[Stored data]
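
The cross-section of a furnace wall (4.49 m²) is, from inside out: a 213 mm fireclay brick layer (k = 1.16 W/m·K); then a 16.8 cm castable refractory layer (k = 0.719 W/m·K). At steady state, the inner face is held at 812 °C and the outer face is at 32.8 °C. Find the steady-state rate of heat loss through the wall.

Q = 8380 W

Resistance network (inner→outer):
  R_fireclay brick = L/(kA) = 0.213/(1.16·4.49) = 0.04090 K/W
  R_castable refractory = L/(kA) = 0.168/(0.719·4.49) = 0.05204 K/W
ΣR = 0.04090 + 0.05204 = 0.09294 K/W
Q = ΔT/ΣR = (812 °C − 32.8 °C)/0.09294 = 8380 W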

_Problem to solve_
Exactly as written, transcribe every line shown above.

_Solution for this exercise_
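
The cross-section of a furnace wall (4.49 m²) is, from inside out: a 213 mm fireclay brick layer (k = 1.16 W/m·K); then a 16.8 cm castable refractory layer (k = 0.719 W/m·K). At steady state, the inner face is held at 812 °C and the outer face is at 32.8 °C. Find the steady-state rate of heat loss through the wall.

Q = 8380 W

Resistance network (inner→outer):
  R_fireclay brick = L/(kA) = 0.213/(1.16·4.49) = 0.04090 K/W
  R_castable refractory = L/(kA) = 0.168/(0.719·4.49) = 0.05204 K/W
ΣR = 0.04090 + 0.05204 = 0.09294 K/W
Q = ΔT/ΣR = (812 °C − 32.8 °C)/0.09294 = 8380 W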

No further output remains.